▶ **WORK TO BE COMPLETED**
Can you output the records below exactly as they are written?

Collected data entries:
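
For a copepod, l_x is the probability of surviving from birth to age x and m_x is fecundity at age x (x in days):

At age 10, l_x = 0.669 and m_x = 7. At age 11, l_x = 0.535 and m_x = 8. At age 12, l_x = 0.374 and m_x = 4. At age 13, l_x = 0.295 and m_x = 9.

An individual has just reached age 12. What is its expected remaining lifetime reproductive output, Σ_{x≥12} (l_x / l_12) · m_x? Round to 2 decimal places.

l_12 = 0.374. Conditional survival from age 12 to x is l_x / l_12.
  x=12: (0.374/0.374) × 4 = 4.0000
  x=13: (0.295/0.374) × 9 = 7.0989
Sum = 4.0000 + 7.0989 = 11.0989

11.10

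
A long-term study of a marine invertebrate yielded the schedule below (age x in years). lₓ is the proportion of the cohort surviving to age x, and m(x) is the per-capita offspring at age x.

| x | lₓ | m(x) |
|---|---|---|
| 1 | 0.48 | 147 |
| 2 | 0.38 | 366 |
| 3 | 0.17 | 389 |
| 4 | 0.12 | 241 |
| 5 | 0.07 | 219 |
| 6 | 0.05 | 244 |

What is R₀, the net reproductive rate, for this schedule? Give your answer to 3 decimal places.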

▶ **RESPONSE**
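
For a copepod, l_x is the probability of surviving from birth to age x and m_x is fecundity at age x (x in days):

At age 10, l_x = 0.669 and m_x = 7. At age 11, l_x = 0.535 and m_x = 8. At age 12, l_x = 0.374 and m_x = 4. At age 13, l_x = 0.295 and m_x = 9.

An individual has just reached age 12. What is its expected remaining lifetime reproductive output, Σ_{x≥12} (l_x / l_12) · m_x? Round to 2 decimal places.

l_12 = 0.374. Conditional survival from age 12 to x is l_x / l_12.
  x=12: (0.374/0.374) × 4 = 4.0000
  x=13: (0.295/0.374) × 9 = 7.0989
Sum = 4.0000 + 7.0989 = 11.0989

11.10

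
A long-term study of a marine invertebrate yielded the schedule below (age x in years). lₓ is the proportion of the cohort surviving to age x, and m(x) is the per-capita offspring at age x.

| x | lₓ | m(x) |
|---|---|---|
| 1 | 0.48 | 147 |
| 2 | 0.38 | 366 |
| 3 | 0.17 | 389 |
| 4 | 0.12 | 241 |
| 5 | 0.07 | 219 |
| 6 | 0.05 | 244 |

What is R₀, the net reproductive rate, for this schedule? Give your answer to 3 decimal places.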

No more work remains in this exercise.